------ Data extracts

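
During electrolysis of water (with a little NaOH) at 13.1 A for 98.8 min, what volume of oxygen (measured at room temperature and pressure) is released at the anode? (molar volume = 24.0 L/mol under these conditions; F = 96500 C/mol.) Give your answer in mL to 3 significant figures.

Q = 13.1 A × 5928 s = 77660 C
Moles of electrons = 77660 / 96500 = 0.8048 mol
2H₂O → O₂ + 4H⁺ + 4e⁻, so n(O₂) = 0.8048 / 4 = 0.2012 mol
V = 0.2012 × 24.0 = 4.829 L
= 4830 mL

4830 mL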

------------

Please output the records shown above, with every character intact.

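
During electrolysis of water (with a little NaOH) at 13.1 A for 98.8 min, what volume of oxygen (measured at room temperature and pressure) is released at the anode? (molar volume = 24.0 L/mol under these conditions; F = 96500 C/mol.) Give your answer in mL to 3 significant figures.

Q = 13.1 A × 5928 s = 77660 C
Moles of electrons = 77660 / 96500 = 0.8048 mol
2H₂O → O₂ + 4H⁺ + 4e⁻, so n(O₂) = 0.8048 / 4 = 0.2012 mol
V = 0.2012 × 24.0 = 4.829 L
= 4830 mL

4830 mL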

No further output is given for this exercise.